Work to complete>
Write out nothing except the lines running from the one containing "Decode pixki." to the last line of the data, exactly as they stand.

────────────────────

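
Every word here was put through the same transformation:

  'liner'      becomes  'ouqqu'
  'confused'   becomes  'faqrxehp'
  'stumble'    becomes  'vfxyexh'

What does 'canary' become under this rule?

fmqmuk

A repeating key of period 2 is used — shifts +3, +12 over and over.
Applying it to canary: c+3=f, a+12=m, n+3=q, a+12=m, r+3=u, y+12=k.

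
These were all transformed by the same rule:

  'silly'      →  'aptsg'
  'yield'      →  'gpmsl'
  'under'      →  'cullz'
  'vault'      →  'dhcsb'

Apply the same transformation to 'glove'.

Shifts by position in silly: pos 0: s→a (+8), pos 1: i→p (+7), pos 2: l→t (+8), pos 3: l→s (+7) — repeating every 2. The shifts repeat in a cycle of length 2: positions 0,1,… shift by +8, +7, then the pattern repeats.
On glove: g+8=o, l+7=s, o+8=w, v+7=c, e+8=m.

oswcm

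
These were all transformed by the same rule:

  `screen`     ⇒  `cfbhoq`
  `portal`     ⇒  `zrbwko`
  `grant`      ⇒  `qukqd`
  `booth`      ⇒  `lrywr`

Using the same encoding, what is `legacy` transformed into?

Shifts by position in screen: pos 0: s→c (+10), pos 1: c→f (+3), pos 2: r→b (+10), pos 3: e→h (+3) — repeating every 2. A repeating key of period 2 is used — shifts +10, +3 over and over.
For legacy: l+10=v, e+3=h, g+10=q, a+3=d, c+10=m, y+3=b.

vhqdmb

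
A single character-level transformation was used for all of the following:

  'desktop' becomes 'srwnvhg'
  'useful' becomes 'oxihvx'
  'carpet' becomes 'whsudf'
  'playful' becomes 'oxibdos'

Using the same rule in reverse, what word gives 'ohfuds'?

The output letters match the input read backwards, each shifted +3: desktop reversed is potksed. Read the word backwards and shift each letter +3.
Decoding ohfuds: shift back: o−3=l, h−3=e, f−3=c, u−3=r, d−3=a, s−3=p → lecrap; then reverse → parcel.

parcel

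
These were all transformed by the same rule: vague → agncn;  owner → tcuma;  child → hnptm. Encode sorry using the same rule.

xuyzh

In vague: v→a is +5, a→g is +6, g→n is +7, u→c is +8 — the shift increases by 1 each position. Letter i (0-indexed) is shifted by i+5, so successive shifts are 5, 6, 7, ….
For sorry: s+5=x, o+6=u, r+7=y, r+8=z, y+9=h.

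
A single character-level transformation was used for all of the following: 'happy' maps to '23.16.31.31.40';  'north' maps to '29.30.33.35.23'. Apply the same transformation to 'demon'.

h is letter #8 and maps to 23: an offset of 15. Letters become their 1-based position plus 15 (so a→16, b→17, …).
On demon: d=4→19, e=5→20, m=13→28, o=15→30, n=14→29.

19.20.28.30.29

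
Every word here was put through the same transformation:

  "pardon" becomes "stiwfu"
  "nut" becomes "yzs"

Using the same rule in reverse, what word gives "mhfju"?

The output letters match the input read backwards, each shifted +5: pardon reversed is nodrap. The word is reversed, then every letter is shifted forward by 5.
Undoing it on mhfju: shift back: m−5=h, h−5=c, f−5=a, j−5=e, u−5=p → hcaep; then reverse → peach.

peach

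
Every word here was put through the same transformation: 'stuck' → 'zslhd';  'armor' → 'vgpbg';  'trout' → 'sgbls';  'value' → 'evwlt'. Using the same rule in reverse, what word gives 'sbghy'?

torch

This is an affine cipher: with a=0,…,z=25, each position x becomes (19x+21) mod 26.
Decoding sbghy: s(18)→11·(18−21)≡19=t; b(1)→11·(1−21)≡14=o; g(6)→11·(6−21)≡17=r; h(7)→11·(7−21)≡2=c; y(24)→11·(24−21)≡7=h (all mod 26).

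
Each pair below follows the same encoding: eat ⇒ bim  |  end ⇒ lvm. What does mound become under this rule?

lvcwu

The output letters match the input read backwards, each shifted +8: eat reversed is tae. Two steps: reverse the string, then apply a Caesar shift of +8.
On mound: reverse → dnuom; then shift: d+8=l, n+8=v, u+8=c, o+8=w, m+8=u.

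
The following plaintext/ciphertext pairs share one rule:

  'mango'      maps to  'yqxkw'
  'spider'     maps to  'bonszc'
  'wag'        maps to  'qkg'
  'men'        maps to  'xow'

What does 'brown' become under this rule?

The output letters match the input read backwards, each shifted +10: mango reversed is ognam. The word is reversed, then every letter is shifted forward by 10.
On brown: reverse → nworb; then shift: n+10=x, w+10=g, o+10=y, r+10=b, b+10=l.

xgybl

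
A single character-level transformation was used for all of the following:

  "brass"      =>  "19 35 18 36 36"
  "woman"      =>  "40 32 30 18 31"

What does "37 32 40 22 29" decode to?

towel

b is letter #2 and maps to 19: an offset of 17. Each letter is replaced by its alphabet position (a=1..z=26) + 17.
Decoding 37 32 40 22 29: 37→(37−17)÷1=20=t, 32→(32−17)÷1=15=o, 40→(40−17)÷1=23=w, 22→(22−17)÷1=5=e, 29→(29−17)÷1=12=l.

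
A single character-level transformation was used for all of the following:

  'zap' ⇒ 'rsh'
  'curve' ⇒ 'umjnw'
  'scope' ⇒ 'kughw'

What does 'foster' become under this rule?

Compare letters: z→r is +18, a→s is +18, p→h is +18 — a constant shift. It's a constant shift of +18 (ROT18).
Applying it to foster: f+18=x, o+18=g, s+18=k, t+18=l, e+18=w, r+18=j.

xgklwj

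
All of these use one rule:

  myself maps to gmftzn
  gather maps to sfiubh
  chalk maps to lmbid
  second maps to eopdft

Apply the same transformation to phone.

The output letters match the input read backwards, each shifted +1: myself reversed is flesym. Read the word backwards and shift each letter +1.
Applying it to phone: reverse → enohp; then shift: e+1=f, n+1=o, o+1=p, h+1=i, p+1=q.

fopiq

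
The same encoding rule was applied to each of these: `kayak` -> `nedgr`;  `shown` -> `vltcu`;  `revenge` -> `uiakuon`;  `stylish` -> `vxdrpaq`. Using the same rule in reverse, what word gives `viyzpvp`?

setting

In kayak: k→n is +3, a→e is +4, y→d is +5, a→g is +6 — the shift increases by 1 each position. The shift increases by 1 at each position, starting from +3: 3, 4, 5, ….
Reversing it on viyzpvp: v−3=s, i−4=e, y−5=t, z−6=t, p−7=i, v−8=n, p−9=g.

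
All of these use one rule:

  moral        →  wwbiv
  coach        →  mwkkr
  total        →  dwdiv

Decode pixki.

fancy

Shifts by position in moral: pos 0: m→w (+10), pos 1: o→w (+8), pos 2: r→b (+10), pos 3: a→i (+8) — repeating every 2. The shifts repeat in a cycle of length 2: positions 0,1,… shift by +10, +8, then the pattern repeats.
Undoing it on pixki: p−10=f, i−8=a, x−10=n, k−8=c, i−10=y.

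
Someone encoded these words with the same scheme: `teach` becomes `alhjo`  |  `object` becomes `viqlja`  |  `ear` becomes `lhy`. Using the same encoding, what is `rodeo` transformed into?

Compare letters: t→a is +7, e→l is +7, a→h is +7 — a constant shift. Every letter moves 7 places later in the alphabet, wrapping around z→a.
Applying it to rodeo: r+7=y, o+7=v, d+7=k, e+7=l, o+7=v.

yvklv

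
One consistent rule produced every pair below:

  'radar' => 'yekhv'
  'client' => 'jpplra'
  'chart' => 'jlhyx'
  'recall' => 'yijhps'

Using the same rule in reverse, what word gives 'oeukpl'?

Shifts by position in radar: pos 0: r→y (+7), pos 1: a→e (+4), pos 2: d→k (+7), pos 3: a→h (+7), pos 4: r→v (+4) — repeating every 3. A repeating key of period 3 is used — shifts +7, +4, +7 over and over.
Undoing it on oeukpl: o−7=h, e−4=a, u−7=n, k−7=d, p−4=l, l−7=e.

handle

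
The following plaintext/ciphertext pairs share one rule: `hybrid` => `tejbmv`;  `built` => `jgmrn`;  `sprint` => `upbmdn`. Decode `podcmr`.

pencil

h(7)→t(19) and y(24)→e(4) fit y≡19x+16 (mod 26); the inverse of 19 mod 26 is 11. Treating letters as 0–25, the rule is x ↦ 19x + 16 (mod 26).
Decoding podcmr: p(15)→11·(15−16)≡15=p; o(14)→11·(14−16)≡4=e; d(3)→11·(3−16)≡13=n; c(2)→11·(2−16)≡2=c; m(12)→11·(12−16)≡8=i; r(17)→11·(17−16)≡11=l (all mod 26).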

────────────────────

Output of the exercise>
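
Decode pixki.

fancy

Shifts by position in moral: pos 0: m→w (+10), pos 1: o→w (+8), pos 2: r→b (+10), pos 3: a→i (+8) — repeating every 2. The shifts repeat in a cycle of length 2: positions 0,1,… shift by +10, +8, then the pattern repeats.
Undoing it on pixki: p−10=f, i−8=a, x−10=n, k−8=c, i−10=y.

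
Someone encoded these words with the same scheme: `teach` becomes `alhjo`  |  `object` becomes `viqlja`  |  `ear` becomes `lhy`. Using the same encoding, what is `rodeo` transformed into?

Compare letters: t→a is +7, e→l is +7, a→h is +7 — a constant shift. Every letter moves 7 places later in the alphabet, wrapping around z→a.
Applying it to rodeo: r+7=y, o+7=v, d+7=k, e+7=l, o+7=v.

yvklv

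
One consistent rule produced every pair below:

  'radar' => 'yekhv'
  'client' => 'jpplra'
  'chart' => 'jlhyx'
  'recall' => 'yijhps'

Using the same rule in reverse, what word gives 'oeukpl'?

Shifts by position in radar: pos 0: r→y (+7), pos 1: a→e (+4), pos 2: d→k (+7), pos 3: a→h (+7), pos 4: r→v (+4) — repeating every 3. A repeating key of period 3 is used — shifts +7, +4, +7 over and over.
Undoing it on oeukpl: o−7=h, e−4=a, u−7=n, k−7=d, p−4=l, l−7=e.

handle

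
The following plaintext/ciphertext pairs share one rule: `hybrid` => `tejbmv`;  `built` => `jgmrn`;  `sprint` => `upbmdn`. Decode `podcmr`.

pencil

h(7)→t(19) and y(24)→e(4) fit y≡19x+16 (mod 26); the inverse of 19 mod 26 is 11. Treating letters as 0–25, the rule is x ↦ 19x + 16 (mod 26).
Decoding podcmr: p(15)→11·(15−16)≡15=p; o(14)→11·(14−16)≡4=e; d(3)→11·(3−16)≡13=n; c(2)→11·(2−16)≡2=c; m(12)→11·(12−16)≡8=i; r(17)→11·(17−16)≡11=l (all mod 26).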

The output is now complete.